> [Task brief]
Your result should be the lines holding the word "each", copied from the entries below.

> [Data for review]
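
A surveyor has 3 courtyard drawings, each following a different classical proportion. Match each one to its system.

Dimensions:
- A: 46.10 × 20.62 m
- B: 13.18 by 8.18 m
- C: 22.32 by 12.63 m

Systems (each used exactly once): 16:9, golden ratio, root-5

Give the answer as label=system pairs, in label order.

A=root-5, B=golden ratio, C=16:9

A = 46.10/20.62 ≈ 2.236 → root-5 (2.236)
B = 13.18/8.18 ≈ 1.611 → golden ratio (1.618)
C = 22.32/12.63 ≈ 1.767 → 16:9 (1.778)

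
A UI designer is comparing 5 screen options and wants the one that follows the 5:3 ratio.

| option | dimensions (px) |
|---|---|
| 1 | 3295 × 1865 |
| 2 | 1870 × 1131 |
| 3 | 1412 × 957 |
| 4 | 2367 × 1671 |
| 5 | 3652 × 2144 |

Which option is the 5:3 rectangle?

2

Target 5:3 ≈ 1.667.
1: 1.767 (Δ0.100)  2: 1.653 (Δ0.014)  3: 1.475 (Δ0.192)  4: 1.417 (Δ0.250)  5: 1.703 (Δ0.036)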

> [Solved exercise]
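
A surveyor has 3 courtyard drawings, each following a different classical proportion. Match each one to its system.
Systems (each used exactly once): 16:9, golden ratio, root-5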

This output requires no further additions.